Assignment:
Extract every line of the material that holds the string "following".

Exercise materials:
───

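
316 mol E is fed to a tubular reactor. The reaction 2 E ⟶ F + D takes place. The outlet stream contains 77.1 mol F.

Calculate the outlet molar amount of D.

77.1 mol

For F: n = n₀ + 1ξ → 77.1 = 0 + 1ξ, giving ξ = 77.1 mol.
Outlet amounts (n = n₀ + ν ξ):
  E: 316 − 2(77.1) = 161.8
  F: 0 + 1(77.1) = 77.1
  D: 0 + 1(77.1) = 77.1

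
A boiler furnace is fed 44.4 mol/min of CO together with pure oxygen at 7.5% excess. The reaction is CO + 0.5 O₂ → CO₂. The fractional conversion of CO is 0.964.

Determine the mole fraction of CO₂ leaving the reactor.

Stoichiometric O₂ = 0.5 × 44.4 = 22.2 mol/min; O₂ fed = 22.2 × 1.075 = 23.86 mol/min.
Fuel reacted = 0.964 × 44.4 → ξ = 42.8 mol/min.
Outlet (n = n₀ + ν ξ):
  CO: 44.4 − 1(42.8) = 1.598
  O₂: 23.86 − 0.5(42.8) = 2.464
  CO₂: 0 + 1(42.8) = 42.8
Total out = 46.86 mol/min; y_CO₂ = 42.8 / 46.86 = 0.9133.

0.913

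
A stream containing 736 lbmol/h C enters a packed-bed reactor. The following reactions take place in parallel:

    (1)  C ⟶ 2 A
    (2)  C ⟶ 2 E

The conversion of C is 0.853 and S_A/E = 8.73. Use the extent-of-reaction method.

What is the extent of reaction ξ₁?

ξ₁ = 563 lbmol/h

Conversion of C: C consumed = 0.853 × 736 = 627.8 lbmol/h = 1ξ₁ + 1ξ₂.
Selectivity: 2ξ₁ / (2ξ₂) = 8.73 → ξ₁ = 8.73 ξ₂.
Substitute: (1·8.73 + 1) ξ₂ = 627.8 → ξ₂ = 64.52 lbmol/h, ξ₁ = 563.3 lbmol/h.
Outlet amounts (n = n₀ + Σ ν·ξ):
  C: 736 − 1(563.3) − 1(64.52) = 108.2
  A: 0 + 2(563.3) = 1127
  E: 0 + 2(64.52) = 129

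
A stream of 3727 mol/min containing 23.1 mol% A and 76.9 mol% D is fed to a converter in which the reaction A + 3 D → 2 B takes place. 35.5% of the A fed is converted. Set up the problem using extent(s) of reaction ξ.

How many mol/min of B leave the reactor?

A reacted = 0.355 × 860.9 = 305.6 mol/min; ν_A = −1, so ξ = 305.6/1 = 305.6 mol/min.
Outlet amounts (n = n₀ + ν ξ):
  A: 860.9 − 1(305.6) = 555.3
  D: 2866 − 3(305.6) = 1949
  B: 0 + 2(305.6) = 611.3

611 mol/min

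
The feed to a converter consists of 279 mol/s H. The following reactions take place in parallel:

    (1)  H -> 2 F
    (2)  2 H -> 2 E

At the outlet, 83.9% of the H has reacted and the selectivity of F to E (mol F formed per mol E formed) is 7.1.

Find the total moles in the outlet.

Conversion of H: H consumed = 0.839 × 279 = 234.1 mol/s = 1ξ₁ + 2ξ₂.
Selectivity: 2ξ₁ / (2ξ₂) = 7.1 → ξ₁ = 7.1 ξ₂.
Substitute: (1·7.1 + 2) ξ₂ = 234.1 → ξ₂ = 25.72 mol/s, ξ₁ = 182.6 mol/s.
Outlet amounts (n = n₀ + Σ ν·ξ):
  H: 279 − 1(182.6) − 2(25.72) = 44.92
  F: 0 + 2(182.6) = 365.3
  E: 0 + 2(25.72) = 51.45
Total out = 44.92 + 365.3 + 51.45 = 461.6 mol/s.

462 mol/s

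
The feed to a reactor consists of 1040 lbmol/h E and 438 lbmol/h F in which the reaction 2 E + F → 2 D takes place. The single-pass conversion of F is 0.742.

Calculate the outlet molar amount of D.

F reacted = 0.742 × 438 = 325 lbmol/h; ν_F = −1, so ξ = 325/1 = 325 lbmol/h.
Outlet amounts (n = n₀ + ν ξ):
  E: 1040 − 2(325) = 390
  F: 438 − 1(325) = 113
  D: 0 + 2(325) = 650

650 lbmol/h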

───

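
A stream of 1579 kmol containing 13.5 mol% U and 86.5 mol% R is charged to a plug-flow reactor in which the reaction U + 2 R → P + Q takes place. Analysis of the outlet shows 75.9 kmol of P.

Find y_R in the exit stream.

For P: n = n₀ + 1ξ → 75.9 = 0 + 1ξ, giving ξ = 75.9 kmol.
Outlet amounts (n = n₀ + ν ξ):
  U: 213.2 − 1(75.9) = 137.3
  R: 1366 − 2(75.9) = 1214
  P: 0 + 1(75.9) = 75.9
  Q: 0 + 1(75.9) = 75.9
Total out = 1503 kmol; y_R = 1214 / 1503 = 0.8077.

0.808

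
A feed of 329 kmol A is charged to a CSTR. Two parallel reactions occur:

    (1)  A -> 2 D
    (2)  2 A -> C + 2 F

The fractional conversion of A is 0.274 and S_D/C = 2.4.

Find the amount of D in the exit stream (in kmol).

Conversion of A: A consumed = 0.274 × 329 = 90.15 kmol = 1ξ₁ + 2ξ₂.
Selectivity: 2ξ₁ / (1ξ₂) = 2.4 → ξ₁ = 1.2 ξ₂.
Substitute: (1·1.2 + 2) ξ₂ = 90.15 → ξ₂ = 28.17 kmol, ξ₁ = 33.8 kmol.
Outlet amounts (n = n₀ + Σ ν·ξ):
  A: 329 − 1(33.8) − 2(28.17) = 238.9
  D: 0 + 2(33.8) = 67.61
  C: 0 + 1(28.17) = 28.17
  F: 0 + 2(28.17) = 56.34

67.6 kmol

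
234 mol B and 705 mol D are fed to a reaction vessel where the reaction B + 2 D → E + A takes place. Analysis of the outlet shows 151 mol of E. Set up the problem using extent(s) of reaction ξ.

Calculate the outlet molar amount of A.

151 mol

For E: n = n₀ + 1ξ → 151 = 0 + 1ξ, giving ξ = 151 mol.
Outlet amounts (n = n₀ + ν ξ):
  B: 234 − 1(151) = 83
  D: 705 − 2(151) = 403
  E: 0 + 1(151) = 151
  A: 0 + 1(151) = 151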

───

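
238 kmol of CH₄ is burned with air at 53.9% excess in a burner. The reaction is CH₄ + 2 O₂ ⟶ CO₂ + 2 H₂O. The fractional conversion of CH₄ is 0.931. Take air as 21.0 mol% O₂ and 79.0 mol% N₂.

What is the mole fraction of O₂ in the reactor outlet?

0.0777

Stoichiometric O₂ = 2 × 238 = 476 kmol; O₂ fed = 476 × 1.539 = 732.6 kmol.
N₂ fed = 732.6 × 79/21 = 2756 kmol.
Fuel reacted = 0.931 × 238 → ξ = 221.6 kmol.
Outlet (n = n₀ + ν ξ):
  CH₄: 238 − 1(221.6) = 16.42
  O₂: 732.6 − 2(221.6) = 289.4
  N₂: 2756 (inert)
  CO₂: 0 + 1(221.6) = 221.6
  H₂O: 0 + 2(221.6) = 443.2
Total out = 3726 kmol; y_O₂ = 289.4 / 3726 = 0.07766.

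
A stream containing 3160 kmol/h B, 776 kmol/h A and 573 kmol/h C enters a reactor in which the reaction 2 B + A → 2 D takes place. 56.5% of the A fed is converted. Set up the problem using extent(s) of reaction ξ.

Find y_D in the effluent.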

───

Result of the task:
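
A stream containing 736 lbmol/h C enters a packed-bed reactor. The following reactions take place in parallel:
The feed to a converter consists of 279 mol/s H. The following reactions take place in parallel: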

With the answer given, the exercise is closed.